Supplied information -
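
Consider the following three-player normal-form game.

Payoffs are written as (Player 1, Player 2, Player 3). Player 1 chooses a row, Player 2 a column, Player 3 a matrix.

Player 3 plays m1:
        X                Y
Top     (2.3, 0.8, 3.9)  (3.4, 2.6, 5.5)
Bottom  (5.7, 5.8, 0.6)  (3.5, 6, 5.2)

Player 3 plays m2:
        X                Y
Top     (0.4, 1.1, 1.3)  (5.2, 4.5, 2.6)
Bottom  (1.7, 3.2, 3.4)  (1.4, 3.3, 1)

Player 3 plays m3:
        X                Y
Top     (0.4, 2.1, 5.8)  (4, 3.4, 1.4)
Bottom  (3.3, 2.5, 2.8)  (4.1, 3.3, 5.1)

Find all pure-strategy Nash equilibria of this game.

Pure NE: (Bottom, Y, m1)

For each player, find the best response to each opponent profile; mutual best responses are the pure NE.
Player 1 against (X, m1): payoffs 2.3, 5.7 → best response Bottom.
Player 1 against (X, m2): payoffs 0.4, 1.7 → best response Bottom.
Player 1 against (X, m3): payoffs 0.4, 3.3 → best response Bottom.
Player 1 against (Y, m1): payoffs 3.4, 3.5 → best response Bottom.
Player 1 against (Y, m2): payoffs 5.2, 1.4 → best response Top.
Player 1 against (Y, m3): payoffs 4, 4.1 → best response Bottom.
Player 2 against (Top, m1): payoffs 0.8, 2.6 → best response Y.
Player 2 against (Top, m2): payoffs 1.1, 4.5 → best response Y.
Player 2 against (Top, m3): payoffs 2.1, 3.4 → best response Y.
Player 2 against (Bottom, m1): payoffs 5.8, 6 → best response Y.
Player 2 against (Bottom, m2): payoffs 3.2, 3.3 → best response Y.
Player 2 against (Bottom, m3): payoffs 2.5, 3.3 → best response Y.
Player 3 against (Top, X): payoffs 3.9, 1.3, 5.8 → best response m3.
Player 3 against (Top, Y): payoffs 5.5, 2.6, 1.4 → best response m1.
Player 3 against (Bottom, X): payoffs 0.6, 3.4, 2.8 → best response m2.
Player 3 against (Bottom, Y): payoffs 5.2, 1, 5.1 → best response m1.
Mutual best responses: (Bottom, Y, m1).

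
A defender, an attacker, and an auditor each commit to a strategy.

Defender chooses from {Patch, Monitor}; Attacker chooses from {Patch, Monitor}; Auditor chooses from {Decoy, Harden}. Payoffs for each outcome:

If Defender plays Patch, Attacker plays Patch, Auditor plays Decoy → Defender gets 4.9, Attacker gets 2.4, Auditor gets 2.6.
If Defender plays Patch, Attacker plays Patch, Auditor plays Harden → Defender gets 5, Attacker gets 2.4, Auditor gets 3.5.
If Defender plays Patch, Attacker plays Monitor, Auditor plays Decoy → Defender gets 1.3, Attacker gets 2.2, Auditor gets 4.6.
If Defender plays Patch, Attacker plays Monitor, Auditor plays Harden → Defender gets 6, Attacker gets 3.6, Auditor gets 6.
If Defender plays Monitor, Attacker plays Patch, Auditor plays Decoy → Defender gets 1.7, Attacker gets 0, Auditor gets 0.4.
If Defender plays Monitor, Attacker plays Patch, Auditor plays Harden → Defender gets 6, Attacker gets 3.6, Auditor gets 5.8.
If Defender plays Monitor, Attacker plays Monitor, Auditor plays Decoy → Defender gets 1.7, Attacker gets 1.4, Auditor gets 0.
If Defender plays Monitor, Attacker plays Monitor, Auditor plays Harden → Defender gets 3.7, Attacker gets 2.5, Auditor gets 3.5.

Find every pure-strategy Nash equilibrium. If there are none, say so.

The pure Nash equilibria are (Patch, Monitor, Harden); (Monitor, Patch, Harden).

Check each profile: it is a Nash equilibrium iff no player can strictly gain by switching unilaterally.
(Patch, Patch, Decoy): Auditor can switch to Harden (2.6 → 3.5). Not NE.
(Patch, Patch, Harden): Defender can switch to Monitor (5 → 6). Not NE.
(Patch, Monitor, Decoy): Defender can switch to Monitor (1.3 → 1.7). Not NE.
(Patch, Monitor, Harden): Defender gets 6, best alternative 3.7; Attacker gets 3.6, best alternative 2.4; Auditor gets 6, best alternative 4.6. No profitable deviation — NE.
(Monitor, Patch, Decoy): Defender can switch to Patch (1.7 → 4.9). Not NE.
(Monitor, Patch, Harden): Defender gets 6, best alternative 5; Attacker gets 3.6, best alternative 2.5; Auditor gets 5.8, best alternative 0.4. No profitable deviation — NE.
(Monitor, Monitor, Decoy): Auditor can switch to Harden (0 → 3.5). Not NE.
(Monitor, Monitor, Harden): Defender can switch to Patch (3.7 → 6). Not NE.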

Requirement -
Return everything in the records. Keep each line exactly as written.

Written reply -
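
Consider the following three-player normal-form game.

Payoffs are written as (Player 1, Player 2, Player 3). Player 1 chooses a row, Player 2 a column, Player 3 a matrix.

Player 3 plays m1:
        X                Y
Top     (2.3, 0.8, 3.9)  (3.4, 2.6, 5.5)
Bottom  (5.7, 5.8, 0.6)  (3.5, 6, 5.2)

Player 3 plays m2:
        X                Y
Top     (0.4, 1.1, 1.3)  (5.2, 4.5, 2.6)
Bottom  (1.7, 3.2, 3.4)  (1.4, 3.3, 1)

Player 3 plays m3:
        X                Y
Top     (0.4, 2.1, 5.8)  (4, 3.4, 1.4)
Bottom  (3.3, 2.5, 2.8)  (4.1, 3.3, 5.1)

Find all pure-strategy Nash equilibria of this game.

Pure NE: (Bottom, Y, m1)

For each player, find the best response to each opponent profile; mutual best responses are the pure NE.
Player 1 against (X, m1): payoffs 2.3, 5.7 → best response Bottom.
Player 1 against (X, m2): payoffs 0.4, 1.7 → best response Bottom.
Player 1 against (X, m3): payoffs 0.4, 3.3 → best response Bottom.
Player 1 against (Y, m1): payoffs 3.4, 3.5 → best response Bottom.
Player 1 against (Y, m2): payoffs 5.2, 1.4 → best response Top.
Player 1 against (Y, m3): payoffs 4, 4.1 → best response Bottom.
Player 2 against (Top, m1): payoffs 0.8, 2.6 → best response Y.
Player 2 against (Top, m2): payoffs 1.1, 4.5 → best response Y.
Player 2 against (Top, m3): payoffs 2.1, 3.4 → best response Y.
Player 2 against (Bottom, m1): payoffs 5.8, 6 → best response Y.
Player 2 against (Bottom, m2): payoffs 3.2, 3.3 → best response Y.
Player 2 against (Bottom, m3): payoffs 2.5, 3.3 → best response Y.
Player 3 against (Top, X): payoffs 3.9, 1.3, 5.8 → best response m3.
Player 3 against (Top, Y): payoffs 5.5, 2.6, 1.4 → best response m1.
Player 3 against (Bottom, X): payoffs 0.6, 3.4, 2.8 → best response m2.
Player 3 against (Bottom, Y): payoffs 5.2, 1, 5.1 → best response m1.
Mutual best responses: (Bottom, Y, m1).

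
A defender, an attacker, and an auditor each commit to a strategy.

Defender chooses from {Patch, Monitor}; Attacker chooses from {Patch, Monitor}; Auditor chooses from {Decoy, Harden}. Payoffs for each outcome:

If Defender plays Patch, Attacker plays Patch, Auditor plays Decoy → Defender gets 4.9, Attacker gets 2.4, Auditor gets 2.6.
If Defender plays Patch, Attacker plays Patch, Auditor plays Harden → Defender gets 5, Attacker gets 2.4, Auditor gets 3.5.
If Defender plays Patch, Attacker plays Monitor, Auditor plays Decoy → Defender gets 1.3, Attacker gets 2.2, Auditor gets 4.6.
If Defender plays Patch, Attacker plays Monitor, Auditor plays Harden → Defender gets 6, Attacker gets 3.6, Auditor gets 6.
If Defender plays Monitor, Attacker plays Patch, Auditor plays Decoy → Defender gets 1.7, Attacker gets 0, Auditor gets 0.4.
If Defender plays Monitor, Attacker plays Patch, Auditor plays Harden → Defender gets 6, Attacker gets 3.6, Auditor gets 5.8.
If Defender plays Monitor, Attacker plays Monitor, Auditor plays Decoy → Defender gets 1.7, Attacker gets 1.4, Auditor gets 0.
If Defender plays Monitor, Attacker plays Monitor, Auditor plays Harden → Defender gets 3.7, Attacker gets 2.5, Auditor gets 3.5.

Find every pure-strategy Nash equilibrium. If there are none, say so.

The pure Nash equilibria are (Patch, Monitor, Harden); (Monitor, Patch, Harden).

Check each profile: it is a Nash equilibrium iff no player can strictly gain by switching unilaterally.
(Patch, Patch, Decoy): Auditor can switch to Harden (2.6 → 3.5). Not NE.
(Patch, Patch, Harden): Defender can switch to Monitor (5 → 6). Not NE.
(Patch, Monitor, Decoy): Defender can switch to Monitor (1.3 → 1.7). Not NE.
(Patch, Monitor, Harden): Defender gets 6, best alternative 3.7; Attacker gets 3.6, best alternative 2.4; Auditor gets 6, best alternative 4.6. No profitable deviation — NE.
(Monitor, Patch, Decoy): Defender can switch to Patch (1.7 → 4.9). Not NE.
(Monitor, Patch, Harden): Defender gets 6, best alternative 5; Attacker gets 3.6, best alternative 2.5; Auditor gets 5.8, best alternative 0.4. No profitable deviation — NE.
(Monitor, Monitor, Decoy): Auditor can switch to Harden (0 → 3.5). Not NE.
(Monitor, Monitor, Harden): Defender can switch to Patch (3.7 → 6). Not NE.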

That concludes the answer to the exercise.